**Try it**
If a line below includes the string "sources", copy it.

**Material supplied**
Start of Block

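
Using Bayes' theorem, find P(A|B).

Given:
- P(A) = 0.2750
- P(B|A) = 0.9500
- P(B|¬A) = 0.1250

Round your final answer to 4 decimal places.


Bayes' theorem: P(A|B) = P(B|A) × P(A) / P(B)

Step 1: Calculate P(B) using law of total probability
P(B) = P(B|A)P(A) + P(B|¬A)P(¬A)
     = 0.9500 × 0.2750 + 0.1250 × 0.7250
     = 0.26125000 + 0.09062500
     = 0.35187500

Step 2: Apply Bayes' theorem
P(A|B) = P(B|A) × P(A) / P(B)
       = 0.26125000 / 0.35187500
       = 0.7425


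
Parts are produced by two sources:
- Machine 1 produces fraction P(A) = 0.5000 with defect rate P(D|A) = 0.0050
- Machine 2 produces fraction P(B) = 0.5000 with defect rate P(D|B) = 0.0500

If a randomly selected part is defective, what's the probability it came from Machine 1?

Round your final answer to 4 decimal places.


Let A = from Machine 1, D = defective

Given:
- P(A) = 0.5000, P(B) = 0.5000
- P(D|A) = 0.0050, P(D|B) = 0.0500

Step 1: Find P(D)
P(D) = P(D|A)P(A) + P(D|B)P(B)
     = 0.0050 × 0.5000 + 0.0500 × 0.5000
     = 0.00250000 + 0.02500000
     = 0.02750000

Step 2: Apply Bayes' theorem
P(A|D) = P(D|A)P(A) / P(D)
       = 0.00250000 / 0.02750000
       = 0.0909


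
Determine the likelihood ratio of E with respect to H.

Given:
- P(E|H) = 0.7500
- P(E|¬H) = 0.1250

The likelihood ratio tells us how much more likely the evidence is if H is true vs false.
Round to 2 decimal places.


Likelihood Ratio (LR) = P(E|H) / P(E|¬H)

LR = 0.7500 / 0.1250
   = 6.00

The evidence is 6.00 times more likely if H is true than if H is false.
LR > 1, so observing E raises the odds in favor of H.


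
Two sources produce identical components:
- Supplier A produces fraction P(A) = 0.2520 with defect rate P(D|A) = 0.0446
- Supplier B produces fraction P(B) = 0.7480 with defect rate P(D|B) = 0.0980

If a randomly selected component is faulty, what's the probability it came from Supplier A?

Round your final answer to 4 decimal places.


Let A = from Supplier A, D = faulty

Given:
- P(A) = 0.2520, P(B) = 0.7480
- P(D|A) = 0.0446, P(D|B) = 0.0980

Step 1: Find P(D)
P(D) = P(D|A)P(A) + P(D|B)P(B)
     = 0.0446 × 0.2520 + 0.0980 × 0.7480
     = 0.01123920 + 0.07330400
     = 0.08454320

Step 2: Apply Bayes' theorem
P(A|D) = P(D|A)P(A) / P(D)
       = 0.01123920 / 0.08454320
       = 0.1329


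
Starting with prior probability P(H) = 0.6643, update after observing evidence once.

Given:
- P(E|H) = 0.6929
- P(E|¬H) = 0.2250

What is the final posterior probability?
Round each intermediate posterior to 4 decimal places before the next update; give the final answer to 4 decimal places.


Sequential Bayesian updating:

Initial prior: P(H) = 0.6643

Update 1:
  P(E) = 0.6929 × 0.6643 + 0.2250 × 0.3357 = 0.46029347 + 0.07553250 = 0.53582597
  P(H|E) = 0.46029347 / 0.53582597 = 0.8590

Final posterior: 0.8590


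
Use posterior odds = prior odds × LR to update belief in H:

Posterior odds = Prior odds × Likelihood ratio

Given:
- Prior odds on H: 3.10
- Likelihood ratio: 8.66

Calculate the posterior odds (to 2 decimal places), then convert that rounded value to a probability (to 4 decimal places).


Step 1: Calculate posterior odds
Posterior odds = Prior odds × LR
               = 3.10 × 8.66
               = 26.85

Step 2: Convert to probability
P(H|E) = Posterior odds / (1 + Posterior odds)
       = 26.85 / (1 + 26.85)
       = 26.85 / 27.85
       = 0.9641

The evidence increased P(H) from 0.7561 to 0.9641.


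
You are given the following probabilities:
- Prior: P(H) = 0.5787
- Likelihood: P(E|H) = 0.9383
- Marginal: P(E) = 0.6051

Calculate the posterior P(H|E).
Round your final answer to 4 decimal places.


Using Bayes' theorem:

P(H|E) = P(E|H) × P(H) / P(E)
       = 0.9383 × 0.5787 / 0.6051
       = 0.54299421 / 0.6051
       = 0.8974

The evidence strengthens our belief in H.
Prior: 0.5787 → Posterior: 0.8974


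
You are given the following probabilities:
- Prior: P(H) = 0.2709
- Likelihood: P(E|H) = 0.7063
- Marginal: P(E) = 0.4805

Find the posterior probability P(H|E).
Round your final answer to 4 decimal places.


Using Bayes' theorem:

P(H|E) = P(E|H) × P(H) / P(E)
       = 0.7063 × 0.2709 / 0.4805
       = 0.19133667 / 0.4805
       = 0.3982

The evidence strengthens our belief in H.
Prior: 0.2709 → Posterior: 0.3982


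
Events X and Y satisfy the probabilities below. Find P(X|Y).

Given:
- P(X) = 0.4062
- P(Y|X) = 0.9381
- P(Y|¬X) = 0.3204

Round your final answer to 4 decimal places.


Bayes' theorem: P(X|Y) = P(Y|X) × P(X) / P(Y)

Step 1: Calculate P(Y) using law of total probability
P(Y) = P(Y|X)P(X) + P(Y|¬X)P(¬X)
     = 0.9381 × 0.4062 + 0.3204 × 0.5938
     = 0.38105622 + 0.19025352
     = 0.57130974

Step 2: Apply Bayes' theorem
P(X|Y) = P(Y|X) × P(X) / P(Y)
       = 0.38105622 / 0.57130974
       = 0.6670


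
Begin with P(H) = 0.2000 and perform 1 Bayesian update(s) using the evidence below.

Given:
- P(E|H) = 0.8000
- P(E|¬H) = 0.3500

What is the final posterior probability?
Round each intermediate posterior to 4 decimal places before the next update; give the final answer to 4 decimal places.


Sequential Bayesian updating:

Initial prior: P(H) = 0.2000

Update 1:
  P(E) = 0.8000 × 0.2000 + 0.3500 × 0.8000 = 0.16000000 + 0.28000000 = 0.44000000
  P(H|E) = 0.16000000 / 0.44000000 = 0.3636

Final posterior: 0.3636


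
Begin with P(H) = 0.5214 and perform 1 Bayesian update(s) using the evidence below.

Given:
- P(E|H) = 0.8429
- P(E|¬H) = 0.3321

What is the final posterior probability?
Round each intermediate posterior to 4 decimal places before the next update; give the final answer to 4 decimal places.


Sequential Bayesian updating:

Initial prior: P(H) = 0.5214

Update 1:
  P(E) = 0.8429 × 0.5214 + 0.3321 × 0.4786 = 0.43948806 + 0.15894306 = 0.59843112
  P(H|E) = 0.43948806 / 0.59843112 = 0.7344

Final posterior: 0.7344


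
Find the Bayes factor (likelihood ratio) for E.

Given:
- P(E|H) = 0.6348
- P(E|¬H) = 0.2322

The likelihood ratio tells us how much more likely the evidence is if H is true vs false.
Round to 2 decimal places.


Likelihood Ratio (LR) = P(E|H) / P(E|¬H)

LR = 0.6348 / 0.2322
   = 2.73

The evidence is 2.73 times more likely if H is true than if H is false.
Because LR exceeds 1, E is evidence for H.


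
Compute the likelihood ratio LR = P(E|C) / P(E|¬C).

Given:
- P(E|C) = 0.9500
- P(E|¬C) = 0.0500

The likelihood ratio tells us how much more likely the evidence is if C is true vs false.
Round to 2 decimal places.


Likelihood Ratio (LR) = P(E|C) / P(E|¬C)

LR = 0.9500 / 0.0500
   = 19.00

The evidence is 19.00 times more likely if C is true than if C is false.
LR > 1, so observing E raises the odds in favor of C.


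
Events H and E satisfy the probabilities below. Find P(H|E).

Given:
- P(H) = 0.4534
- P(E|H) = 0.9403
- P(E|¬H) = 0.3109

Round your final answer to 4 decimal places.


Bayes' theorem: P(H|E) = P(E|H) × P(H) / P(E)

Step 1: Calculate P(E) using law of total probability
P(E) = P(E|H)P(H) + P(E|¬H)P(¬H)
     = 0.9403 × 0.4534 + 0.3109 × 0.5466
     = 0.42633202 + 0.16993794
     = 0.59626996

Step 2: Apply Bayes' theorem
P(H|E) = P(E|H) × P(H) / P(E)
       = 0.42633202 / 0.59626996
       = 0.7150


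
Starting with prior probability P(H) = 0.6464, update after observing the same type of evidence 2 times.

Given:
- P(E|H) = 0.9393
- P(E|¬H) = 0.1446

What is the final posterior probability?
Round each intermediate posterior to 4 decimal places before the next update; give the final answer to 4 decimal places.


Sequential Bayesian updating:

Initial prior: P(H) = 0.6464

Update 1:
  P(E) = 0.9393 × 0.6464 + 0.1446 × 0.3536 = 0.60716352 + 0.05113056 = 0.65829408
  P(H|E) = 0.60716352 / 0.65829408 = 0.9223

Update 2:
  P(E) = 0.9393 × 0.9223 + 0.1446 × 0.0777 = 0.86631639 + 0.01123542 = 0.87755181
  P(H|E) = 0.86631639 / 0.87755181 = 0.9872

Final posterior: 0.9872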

End of Block
Start of Block

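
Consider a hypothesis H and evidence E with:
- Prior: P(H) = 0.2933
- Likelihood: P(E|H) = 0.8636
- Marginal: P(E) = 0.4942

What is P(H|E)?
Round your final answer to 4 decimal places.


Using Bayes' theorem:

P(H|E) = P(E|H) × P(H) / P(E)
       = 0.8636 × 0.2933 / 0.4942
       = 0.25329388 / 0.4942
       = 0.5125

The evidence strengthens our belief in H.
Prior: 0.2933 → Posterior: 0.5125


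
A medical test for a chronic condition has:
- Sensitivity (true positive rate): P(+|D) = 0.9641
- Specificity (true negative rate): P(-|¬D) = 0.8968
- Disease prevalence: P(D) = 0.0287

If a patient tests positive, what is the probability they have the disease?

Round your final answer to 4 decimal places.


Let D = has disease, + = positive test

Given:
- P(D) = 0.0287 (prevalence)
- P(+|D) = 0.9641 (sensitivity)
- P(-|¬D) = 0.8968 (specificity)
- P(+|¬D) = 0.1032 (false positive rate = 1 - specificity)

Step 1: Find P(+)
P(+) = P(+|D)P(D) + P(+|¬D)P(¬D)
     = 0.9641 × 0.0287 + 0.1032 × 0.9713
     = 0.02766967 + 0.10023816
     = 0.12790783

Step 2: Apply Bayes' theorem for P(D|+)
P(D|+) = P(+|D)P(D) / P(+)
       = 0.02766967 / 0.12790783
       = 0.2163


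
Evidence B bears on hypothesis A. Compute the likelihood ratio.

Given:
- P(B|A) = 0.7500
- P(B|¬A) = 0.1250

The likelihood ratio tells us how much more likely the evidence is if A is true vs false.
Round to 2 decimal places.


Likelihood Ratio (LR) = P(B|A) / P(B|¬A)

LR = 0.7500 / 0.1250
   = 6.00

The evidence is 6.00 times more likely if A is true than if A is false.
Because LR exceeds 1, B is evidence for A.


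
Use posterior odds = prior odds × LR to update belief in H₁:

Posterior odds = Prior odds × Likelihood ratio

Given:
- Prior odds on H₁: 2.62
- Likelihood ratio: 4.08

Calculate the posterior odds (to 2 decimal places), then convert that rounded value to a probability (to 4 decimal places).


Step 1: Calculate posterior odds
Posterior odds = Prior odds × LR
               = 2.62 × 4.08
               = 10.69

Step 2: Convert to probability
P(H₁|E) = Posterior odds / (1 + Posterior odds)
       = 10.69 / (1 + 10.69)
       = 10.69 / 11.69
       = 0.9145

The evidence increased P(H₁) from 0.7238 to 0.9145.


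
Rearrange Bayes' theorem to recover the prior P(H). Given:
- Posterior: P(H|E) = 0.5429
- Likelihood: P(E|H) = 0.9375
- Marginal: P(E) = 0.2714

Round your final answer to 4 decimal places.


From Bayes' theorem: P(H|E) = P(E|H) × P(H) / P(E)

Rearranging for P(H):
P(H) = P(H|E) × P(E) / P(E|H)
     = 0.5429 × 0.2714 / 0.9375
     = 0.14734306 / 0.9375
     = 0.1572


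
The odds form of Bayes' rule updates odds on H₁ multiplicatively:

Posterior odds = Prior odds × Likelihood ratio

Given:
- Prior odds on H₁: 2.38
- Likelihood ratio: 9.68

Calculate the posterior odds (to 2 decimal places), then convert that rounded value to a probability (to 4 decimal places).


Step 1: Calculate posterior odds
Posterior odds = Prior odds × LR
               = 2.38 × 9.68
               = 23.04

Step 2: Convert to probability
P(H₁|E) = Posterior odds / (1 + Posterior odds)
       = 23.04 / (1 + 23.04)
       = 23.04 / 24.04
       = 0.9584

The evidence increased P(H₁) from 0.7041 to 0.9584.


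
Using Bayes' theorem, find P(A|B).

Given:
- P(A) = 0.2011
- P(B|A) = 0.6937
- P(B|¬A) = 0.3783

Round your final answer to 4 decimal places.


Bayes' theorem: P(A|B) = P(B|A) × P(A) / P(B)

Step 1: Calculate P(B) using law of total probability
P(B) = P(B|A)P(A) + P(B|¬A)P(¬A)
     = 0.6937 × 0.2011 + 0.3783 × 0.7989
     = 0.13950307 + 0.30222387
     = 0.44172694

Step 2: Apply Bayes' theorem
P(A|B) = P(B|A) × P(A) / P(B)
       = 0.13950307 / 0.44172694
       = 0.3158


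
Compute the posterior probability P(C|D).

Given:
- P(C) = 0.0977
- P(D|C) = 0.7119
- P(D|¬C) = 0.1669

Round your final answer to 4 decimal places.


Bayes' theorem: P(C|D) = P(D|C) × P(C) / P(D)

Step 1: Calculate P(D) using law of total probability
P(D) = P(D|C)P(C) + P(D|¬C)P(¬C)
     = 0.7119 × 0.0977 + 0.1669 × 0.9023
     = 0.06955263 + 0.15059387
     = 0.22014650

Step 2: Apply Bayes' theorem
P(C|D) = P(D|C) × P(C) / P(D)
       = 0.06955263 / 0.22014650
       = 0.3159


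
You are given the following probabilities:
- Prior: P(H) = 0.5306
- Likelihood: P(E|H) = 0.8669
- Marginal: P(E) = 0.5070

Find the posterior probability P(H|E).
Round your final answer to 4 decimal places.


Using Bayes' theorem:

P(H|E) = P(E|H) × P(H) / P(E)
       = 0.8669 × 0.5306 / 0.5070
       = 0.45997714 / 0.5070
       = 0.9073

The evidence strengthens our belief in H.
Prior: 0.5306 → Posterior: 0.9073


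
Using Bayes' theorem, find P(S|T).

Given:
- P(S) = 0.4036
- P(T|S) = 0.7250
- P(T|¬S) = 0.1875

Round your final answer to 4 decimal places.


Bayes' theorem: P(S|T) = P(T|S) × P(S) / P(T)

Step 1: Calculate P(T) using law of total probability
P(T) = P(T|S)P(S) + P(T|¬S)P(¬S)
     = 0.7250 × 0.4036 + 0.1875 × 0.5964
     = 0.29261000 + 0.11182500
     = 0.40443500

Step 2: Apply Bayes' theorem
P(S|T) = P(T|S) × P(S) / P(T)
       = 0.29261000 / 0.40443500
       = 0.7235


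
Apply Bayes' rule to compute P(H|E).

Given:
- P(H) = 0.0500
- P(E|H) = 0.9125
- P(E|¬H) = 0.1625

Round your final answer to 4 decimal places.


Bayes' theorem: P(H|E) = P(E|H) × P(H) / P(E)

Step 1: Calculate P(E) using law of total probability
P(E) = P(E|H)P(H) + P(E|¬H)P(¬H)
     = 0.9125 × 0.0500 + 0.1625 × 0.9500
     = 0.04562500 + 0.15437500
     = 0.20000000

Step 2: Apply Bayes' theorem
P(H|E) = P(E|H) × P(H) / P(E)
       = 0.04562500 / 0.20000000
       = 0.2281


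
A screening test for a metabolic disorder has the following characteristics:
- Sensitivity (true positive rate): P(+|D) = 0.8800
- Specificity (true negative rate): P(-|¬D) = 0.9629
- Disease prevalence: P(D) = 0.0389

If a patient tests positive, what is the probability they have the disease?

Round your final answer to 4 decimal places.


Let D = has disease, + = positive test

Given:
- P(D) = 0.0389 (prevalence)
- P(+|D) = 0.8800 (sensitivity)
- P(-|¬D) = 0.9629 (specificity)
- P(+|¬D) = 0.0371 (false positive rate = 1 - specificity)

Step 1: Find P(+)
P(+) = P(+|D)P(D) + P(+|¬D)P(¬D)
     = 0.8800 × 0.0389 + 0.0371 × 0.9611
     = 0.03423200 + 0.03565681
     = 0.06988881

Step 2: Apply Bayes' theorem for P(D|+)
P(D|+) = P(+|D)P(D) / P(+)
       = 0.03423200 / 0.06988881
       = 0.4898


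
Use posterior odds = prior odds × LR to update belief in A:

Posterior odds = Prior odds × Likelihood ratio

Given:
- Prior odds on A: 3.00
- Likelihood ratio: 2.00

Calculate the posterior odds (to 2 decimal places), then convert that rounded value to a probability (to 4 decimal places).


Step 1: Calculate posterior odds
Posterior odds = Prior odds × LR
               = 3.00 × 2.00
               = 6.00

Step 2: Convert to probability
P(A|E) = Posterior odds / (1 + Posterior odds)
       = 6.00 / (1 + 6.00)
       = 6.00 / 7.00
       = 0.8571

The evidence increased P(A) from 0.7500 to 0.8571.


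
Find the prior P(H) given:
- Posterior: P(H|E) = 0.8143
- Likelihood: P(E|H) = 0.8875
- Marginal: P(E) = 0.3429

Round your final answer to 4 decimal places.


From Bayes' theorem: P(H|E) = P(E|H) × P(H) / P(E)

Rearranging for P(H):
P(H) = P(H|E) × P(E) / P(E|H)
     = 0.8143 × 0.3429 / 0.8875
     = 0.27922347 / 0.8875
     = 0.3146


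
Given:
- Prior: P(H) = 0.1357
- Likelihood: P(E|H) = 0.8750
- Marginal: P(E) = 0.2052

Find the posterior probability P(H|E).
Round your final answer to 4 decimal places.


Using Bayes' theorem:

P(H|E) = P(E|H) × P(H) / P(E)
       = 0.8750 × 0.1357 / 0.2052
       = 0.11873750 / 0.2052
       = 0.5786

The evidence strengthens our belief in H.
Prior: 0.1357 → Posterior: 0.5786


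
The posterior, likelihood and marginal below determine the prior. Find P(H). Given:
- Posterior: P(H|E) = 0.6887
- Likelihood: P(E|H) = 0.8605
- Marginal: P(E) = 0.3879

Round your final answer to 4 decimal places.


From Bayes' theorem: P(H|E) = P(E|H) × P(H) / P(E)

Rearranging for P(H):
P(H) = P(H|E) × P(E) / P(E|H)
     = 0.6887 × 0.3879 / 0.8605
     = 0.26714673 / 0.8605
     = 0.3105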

End of Block
Start of Block

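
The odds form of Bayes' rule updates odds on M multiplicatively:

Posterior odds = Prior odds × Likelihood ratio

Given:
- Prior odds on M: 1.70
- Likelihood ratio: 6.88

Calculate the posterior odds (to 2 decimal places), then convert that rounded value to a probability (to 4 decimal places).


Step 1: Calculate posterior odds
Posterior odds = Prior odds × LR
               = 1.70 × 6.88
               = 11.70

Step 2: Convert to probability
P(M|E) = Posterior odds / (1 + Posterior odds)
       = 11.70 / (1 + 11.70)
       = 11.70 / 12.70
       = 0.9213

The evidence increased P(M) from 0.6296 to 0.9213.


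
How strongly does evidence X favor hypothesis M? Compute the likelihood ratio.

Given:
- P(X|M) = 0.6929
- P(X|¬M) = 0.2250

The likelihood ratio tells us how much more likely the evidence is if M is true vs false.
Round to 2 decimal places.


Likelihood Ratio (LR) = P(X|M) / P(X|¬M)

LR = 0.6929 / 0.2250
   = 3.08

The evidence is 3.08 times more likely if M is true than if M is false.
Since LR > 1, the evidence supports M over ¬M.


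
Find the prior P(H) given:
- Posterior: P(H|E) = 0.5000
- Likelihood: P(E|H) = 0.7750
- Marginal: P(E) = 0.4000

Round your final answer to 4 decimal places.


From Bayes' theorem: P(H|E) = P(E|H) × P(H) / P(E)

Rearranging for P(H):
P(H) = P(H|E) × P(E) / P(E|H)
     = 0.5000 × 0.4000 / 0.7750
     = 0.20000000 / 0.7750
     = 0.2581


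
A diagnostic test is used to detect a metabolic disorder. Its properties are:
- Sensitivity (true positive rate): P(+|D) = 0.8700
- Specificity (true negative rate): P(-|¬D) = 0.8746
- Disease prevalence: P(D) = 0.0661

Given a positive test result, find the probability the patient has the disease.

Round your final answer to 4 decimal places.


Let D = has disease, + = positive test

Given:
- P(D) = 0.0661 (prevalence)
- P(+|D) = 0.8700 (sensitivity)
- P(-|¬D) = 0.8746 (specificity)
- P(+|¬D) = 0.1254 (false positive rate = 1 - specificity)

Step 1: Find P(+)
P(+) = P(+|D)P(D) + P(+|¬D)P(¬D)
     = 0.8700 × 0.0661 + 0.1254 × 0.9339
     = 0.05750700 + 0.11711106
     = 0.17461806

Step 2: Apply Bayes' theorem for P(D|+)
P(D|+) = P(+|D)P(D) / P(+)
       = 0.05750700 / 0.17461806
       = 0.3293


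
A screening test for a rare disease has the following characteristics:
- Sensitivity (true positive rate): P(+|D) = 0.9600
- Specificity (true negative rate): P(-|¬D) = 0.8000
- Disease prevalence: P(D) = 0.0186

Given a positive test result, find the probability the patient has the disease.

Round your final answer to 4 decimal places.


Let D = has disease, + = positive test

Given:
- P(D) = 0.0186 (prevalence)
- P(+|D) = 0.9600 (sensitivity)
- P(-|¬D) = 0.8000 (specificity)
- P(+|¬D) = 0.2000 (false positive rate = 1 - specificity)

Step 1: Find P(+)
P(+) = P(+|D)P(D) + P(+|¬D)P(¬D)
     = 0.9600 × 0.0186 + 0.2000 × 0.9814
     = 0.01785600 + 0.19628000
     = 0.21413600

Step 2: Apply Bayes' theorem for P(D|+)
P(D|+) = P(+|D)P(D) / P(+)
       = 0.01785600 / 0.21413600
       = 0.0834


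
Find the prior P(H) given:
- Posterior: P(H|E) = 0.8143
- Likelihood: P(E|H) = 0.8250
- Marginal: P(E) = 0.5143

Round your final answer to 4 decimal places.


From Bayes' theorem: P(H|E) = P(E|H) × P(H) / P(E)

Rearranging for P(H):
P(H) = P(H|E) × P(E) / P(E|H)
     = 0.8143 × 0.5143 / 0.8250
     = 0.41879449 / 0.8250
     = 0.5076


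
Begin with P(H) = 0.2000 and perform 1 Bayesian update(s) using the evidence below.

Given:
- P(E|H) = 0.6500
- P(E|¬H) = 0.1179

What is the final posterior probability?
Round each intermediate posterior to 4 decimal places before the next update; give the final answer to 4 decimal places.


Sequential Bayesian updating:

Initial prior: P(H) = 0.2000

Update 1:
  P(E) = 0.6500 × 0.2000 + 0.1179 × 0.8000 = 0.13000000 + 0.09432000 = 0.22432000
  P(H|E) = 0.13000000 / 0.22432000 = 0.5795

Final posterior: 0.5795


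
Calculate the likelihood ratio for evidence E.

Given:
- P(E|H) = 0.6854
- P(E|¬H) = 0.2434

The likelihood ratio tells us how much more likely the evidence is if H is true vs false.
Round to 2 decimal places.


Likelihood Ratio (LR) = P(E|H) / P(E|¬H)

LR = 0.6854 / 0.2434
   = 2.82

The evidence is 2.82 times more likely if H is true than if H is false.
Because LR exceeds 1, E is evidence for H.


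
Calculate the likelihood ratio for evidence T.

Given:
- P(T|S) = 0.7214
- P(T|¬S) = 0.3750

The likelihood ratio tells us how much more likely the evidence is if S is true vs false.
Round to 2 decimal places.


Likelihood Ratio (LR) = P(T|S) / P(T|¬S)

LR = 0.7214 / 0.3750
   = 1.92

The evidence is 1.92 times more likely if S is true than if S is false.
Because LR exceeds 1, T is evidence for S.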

End of Block

**Output**
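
Parts are produced by two sources:
Two sources produce identical components: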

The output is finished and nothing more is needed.